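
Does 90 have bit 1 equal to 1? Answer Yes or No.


0b1011010, bit 1 = 1. Yes

Yes


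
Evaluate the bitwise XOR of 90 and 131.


0b1011010 ^ 0b10000011 = 0b11011001 = 217

217


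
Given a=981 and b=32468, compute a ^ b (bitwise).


981 ^ 32468 = 32001

32001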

-------

** EXERCISE **
Return all of the data precisely as it appears.

** RESULT **
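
Does 90 have bit 1 equal to 1? Answer Yes or No.


0b1011010, bit 1 = 1. Yes

Yes


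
Evaluate the bitwise XOR of 90 and 131.


0b1011010 ^ 0b10000011 = 0b11011001 = 217

217


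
Given a=981 and b=32468, compute a ^ b (bitwise).


981 ^ 32468 = 32001

32001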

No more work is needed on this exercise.